EXCERPTED RECORDS |
+ + + +

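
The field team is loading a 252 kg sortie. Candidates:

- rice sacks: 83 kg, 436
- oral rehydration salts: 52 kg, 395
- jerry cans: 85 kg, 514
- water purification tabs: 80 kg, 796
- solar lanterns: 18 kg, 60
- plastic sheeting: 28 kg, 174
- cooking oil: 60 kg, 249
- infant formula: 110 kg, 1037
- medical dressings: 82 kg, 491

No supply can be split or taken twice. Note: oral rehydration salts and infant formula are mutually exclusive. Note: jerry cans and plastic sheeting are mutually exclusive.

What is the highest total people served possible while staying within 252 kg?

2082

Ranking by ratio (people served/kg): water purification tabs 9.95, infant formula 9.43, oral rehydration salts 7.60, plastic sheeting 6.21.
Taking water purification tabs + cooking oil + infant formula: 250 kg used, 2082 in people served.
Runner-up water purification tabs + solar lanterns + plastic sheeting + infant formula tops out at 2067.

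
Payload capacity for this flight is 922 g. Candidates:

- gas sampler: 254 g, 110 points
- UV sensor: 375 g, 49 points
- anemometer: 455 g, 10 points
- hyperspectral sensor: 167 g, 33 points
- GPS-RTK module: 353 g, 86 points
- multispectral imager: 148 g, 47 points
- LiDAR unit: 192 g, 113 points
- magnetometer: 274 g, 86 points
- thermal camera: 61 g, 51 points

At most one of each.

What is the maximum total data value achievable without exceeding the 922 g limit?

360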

+ + + +

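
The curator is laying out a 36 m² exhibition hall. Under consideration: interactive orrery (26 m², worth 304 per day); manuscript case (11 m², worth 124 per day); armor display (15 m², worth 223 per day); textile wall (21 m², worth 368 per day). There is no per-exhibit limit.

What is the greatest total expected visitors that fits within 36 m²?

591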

+ + + +

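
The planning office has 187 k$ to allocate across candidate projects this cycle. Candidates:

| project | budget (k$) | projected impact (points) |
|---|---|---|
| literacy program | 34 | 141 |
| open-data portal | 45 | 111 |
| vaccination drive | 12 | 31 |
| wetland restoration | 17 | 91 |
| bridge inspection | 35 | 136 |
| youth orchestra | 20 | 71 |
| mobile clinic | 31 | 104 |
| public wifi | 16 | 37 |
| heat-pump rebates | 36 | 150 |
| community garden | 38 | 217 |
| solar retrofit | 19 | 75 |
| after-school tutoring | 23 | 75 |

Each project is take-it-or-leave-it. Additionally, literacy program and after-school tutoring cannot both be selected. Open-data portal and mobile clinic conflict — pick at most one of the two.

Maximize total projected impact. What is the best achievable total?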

+ + + +

ACTIVITY | Report each line of the data in which "cans" occurs.

SOLUTION TO THIS EXERCISE |
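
- jerry cans: 85 kg, 514
No supply can be split or taken twice. Note: oral rehydration salts and infant formula are mutually exclusive. Note: jerry cans and plastic sheeting are mutually exclusive.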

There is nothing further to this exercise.